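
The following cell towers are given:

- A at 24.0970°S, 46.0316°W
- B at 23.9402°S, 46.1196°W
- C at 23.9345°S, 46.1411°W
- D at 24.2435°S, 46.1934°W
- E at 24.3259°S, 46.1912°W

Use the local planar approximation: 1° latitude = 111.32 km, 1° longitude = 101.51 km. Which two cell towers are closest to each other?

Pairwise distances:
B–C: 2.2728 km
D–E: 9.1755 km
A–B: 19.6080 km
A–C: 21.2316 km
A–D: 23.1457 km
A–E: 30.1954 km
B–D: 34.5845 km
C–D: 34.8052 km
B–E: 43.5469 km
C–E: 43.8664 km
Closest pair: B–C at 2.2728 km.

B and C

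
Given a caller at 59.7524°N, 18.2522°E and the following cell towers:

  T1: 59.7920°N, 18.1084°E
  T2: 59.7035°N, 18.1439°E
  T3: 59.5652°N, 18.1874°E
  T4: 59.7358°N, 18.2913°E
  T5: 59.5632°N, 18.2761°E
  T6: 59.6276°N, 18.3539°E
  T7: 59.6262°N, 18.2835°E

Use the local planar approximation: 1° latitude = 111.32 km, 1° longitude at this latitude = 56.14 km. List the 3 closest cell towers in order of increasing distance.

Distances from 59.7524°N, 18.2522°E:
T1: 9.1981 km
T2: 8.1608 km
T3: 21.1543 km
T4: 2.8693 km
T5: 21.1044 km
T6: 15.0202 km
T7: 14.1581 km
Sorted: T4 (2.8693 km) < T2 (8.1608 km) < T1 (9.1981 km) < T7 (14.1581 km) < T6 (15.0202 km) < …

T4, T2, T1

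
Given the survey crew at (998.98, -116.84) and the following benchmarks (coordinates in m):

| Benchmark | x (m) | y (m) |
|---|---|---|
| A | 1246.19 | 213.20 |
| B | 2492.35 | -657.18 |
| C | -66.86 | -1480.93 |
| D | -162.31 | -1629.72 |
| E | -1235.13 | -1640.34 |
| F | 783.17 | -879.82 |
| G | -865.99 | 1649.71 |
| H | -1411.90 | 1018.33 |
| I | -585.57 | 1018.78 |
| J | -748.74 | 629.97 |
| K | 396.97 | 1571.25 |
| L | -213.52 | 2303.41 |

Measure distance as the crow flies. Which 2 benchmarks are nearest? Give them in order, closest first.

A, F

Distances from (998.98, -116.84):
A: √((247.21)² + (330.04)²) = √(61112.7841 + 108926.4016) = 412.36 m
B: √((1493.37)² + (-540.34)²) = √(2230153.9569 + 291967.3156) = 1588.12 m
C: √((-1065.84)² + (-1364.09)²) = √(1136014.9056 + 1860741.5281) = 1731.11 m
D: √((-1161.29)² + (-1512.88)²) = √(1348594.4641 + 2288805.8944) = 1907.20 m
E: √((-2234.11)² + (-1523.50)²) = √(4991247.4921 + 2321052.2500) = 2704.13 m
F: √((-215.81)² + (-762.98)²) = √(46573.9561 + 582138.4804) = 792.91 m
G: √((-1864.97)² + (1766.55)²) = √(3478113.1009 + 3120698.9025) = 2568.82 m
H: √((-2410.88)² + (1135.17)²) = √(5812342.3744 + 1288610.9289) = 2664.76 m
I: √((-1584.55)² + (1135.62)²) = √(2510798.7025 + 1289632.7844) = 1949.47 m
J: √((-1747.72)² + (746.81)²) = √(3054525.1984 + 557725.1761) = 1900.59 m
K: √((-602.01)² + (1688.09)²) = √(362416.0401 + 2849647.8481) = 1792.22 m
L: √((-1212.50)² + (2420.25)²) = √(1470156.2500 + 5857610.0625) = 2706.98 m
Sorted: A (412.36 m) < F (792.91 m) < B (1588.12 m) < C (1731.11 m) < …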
= = = = = = =
**Problem to solve:** What you return should be exactly the lines above, starting at the one with "Given a caller" and ending at the one with "T7: 59.6262°N, 18.2835°E", and nothing else.

**Task solution:**
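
Given a caller at 59.7524°N, 18.2522°E and the following cell towers:

  T1: 59.7920°N, 18.1084°E
  T2: 59.7035°N, 18.1439°E
  T3: 59.5652°N, 18.1874°E
  T4: 59.7358°N, 18.2913°E
  T5: 59.5632°N, 18.2761°E
  T6: 59.6276°N, 18.3539°E
  T7: 59.6262°N, 18.2835°E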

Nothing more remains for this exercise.